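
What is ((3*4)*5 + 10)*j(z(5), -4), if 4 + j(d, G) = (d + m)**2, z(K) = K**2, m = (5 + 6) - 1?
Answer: 85470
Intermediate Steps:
m = 10 (m = 11 - 1 = 10)
j(d, G) = -4 + (10 + d)**2 (j(d, G) = -4 + (d + 10)**2 = -4 + (10 + d)**2)
((3*4)*5 + 10)*j(z(5), -4) = ((3*4)*5 + 10)*(-4 + (10 + 5**2)**2) = (12*5 + 10)*(-4 + (10 + 25)**2) = (60 + 10)*(-4 + 35**2) = 70*(-4 + 1225) = 70*1221 = 85470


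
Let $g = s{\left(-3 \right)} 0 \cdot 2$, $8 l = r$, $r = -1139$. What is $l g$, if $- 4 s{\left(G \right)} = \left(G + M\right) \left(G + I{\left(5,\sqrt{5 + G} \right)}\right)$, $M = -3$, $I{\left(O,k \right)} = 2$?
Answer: $0$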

AIM OF THE EXERCISE: Everything in the listing above should be restated exactly.

TASK OUTPUT:
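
What is ((3*4)*5 + 10)*j(z(5), -4), if 4 + j(d, G) = (d + m)**2, z(K) = K**2, m = (5 + 6) - 1?
Answer: 85470
Intermediate Steps:
m = 10 (m = 11 - 1 = 10)
j(d, G) = -4 + (10 + d)**2 (j(d, G) = -4 + (d + 10)**2 = -4 + (10 + d)**2)
((3*4)*5 + 10)*j(z(5), -4) = ((3*4)*5 + 10)*(-4 + (10 + 5**2)**2) = (12*5 + 10)*(-4 + (10 + 25)**2) = (60 + 10)*(-4 + 35**2) = 70*(-4 + 1225) = 70*1221 = 85470


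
Let $g = s{\left(-3 \right)} 0 \cdot 2$, $8 l = r$, $r = -1139$. What is $l g$, if $- 4 s{\left(G \right)} = \left(G + M\right) \left(G + I{\left(5,\sqrt{5 + G} \right)}\right)$, $M = -3$, $I{\left(O,k \right)} = 2$?
Answer: $0$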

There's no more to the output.